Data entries
───

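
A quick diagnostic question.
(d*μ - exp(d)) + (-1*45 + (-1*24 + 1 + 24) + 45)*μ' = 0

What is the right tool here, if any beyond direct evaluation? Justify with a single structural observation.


Method: a linear integrating factor — the unknown enters only to the first power against a nonzero forcing term — the integrating-factor template applies directly.


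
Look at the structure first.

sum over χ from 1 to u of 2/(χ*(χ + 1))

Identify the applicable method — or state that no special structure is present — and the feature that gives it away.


Technique: telescoping — the summand 2/(χ*(χ + 1)) decomposes into fractions whose poles differ by an integer shift — the series collapses.


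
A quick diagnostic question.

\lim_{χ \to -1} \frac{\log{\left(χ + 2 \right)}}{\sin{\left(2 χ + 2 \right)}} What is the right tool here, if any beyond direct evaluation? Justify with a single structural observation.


Verdict: l'Hôpital's rule (0/0) — substituting -1 gives 0 over 0; differentiate top and bottom once and re-evaluate. Known elementary limits would finish this too — the rule just bypasses the case analysis.


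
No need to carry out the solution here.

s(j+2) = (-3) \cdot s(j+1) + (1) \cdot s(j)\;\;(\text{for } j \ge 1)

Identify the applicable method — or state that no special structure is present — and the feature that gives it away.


Method: the characteristic-root method — linear, homogeneous, constant coefficients: solutions of the form r^j exist — find the roots of the characteristic polynomial.


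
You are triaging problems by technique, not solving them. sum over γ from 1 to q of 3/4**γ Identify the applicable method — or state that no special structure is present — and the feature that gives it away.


Method: the geometric series formula — consecutive terms stand in a fixed index-free ratio — the geometric sum formula closes it.


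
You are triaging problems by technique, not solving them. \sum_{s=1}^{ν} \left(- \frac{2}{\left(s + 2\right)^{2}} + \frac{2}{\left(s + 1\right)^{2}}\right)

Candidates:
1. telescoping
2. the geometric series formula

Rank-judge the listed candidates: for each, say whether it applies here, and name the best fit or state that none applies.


Diagnosis: telescoping — the piece each term subtracts is \frac{2}{\left(s + 1\right)^{2}} advanced by one index, and it reappears with a plus sign leading the following term — the sum collapses to its boundary terms.
- telescoping: yes — fits the structure here.
- the geometric series formula: no single multiplier carries one term to the next throughout the sum.


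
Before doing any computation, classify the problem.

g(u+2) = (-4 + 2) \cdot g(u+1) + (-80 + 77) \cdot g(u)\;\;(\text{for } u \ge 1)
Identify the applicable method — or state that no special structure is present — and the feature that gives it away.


Best approach: the characteristic-root method — try a geometric ansatz r^u: constant coefficients turn the recurrence into one polynomial equation in r.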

───

YOUR INSTRUCTIONS: Where in the records does the word "cdot" appear? Copy each line that holds it.

ANSWER BOX:
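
s(j+2) = (-3) \cdot s(j+1) + (1) \cdot s(j)\;\;(\text{for } j \ge 1)
g(u+2) = (-4 + 2) \cdot g(u+1) + (-80 + 77) \cdot g(u)\;\;(\text{for } u \ge 1)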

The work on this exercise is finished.